DESCRIPTION OF THE TASK »
Find where "A particle with" occurs in the data below, and retype that line and every later line exactly.

═══ MATERIALS PROVIDED

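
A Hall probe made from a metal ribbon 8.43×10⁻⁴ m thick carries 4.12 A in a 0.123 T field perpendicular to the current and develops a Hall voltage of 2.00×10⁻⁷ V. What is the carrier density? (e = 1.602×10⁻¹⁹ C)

n ≈ 1.88×10²⁸ m⁻³

From V_H = IB/(n e t), n = IB/(V_H e t).
n = (4.12)(0.123)/((2.00×10⁻⁷)(1.602×10⁻¹⁹)(8.43×10⁻⁴)) ≈ 1.88×10²⁸ m⁻³.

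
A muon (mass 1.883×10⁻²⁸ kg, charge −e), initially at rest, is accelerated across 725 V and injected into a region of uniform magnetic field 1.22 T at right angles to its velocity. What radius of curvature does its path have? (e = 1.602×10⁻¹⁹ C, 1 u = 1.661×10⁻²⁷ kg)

r ≈ 1.07×10⁻³ m

Acceleration: |q|V = ½mv² ⇒ v = √(2|q|V/m) = √(2·1.602×10⁻¹⁹·725/1.883×10⁻²⁸) ≈ 1.111×10⁶ m/s.
In the field: r = mv/(|q|B) = (1.883×10⁻²⁸)(1.111×10⁶)/((1.602×10⁻¹⁹)(1.22)) ≈ 1.07×10⁻³ m.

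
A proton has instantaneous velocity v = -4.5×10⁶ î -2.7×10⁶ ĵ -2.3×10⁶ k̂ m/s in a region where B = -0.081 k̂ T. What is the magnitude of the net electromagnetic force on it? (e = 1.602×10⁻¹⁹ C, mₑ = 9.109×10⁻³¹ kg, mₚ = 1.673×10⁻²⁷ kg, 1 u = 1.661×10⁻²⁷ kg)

v×B = (2.19×10⁵, -3.64×10⁵, 0) N/C.
F = q v×B = (1.602×10⁻¹⁹ C)·(2.19×10⁵, -3.64×10⁵, 0) = (3.50×10⁻¹⁴, -5.84×10⁻¹⁴, 0) N.
|F| = 6.81×10⁻¹⁴ N.

|F| ≈ 6.81×10⁻¹⁴ N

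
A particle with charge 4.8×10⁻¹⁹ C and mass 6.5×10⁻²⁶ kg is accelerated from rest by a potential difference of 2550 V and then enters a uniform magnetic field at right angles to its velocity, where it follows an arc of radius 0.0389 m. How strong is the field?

B ≈ 0.676 T

v = √(2|q|V/m) = √(2·4.8×10⁻¹⁹·2550/6.5×10⁻²⁶) ≈ 1.941×10⁵ m/s.
B = mv/(|q|r) = (6.5×10⁻²⁶)(1.941×10⁵)/((4.8×10⁻¹⁹)(0.0389)) ≈ 0.676 T.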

══════

SOLUTION FOR THIS PROBLEM »
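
A particle with charge 4.8×10⁻¹⁹ C and mass 6.5×10⁻²⁶ kg is accelerated from rest by a potential difference of 2550 V and then enters a uniform magnetic field at right angles to its velocity, where it follows an arc of radius 0.0389 m. How strong is the field?

B ≈ 0.676 T

v = √(2|q|V/m) = √(2·4.8×10⁻¹⁹·2550/6.5×10⁻²⁶) ≈ 1.941×10⁵ m/s.
B = mv/(|q|r) = (6.5×10⁻²⁶)(1.941×10⁵)/((4.8×10⁻¹⁹)(0.0389)) ≈ 0.676 T.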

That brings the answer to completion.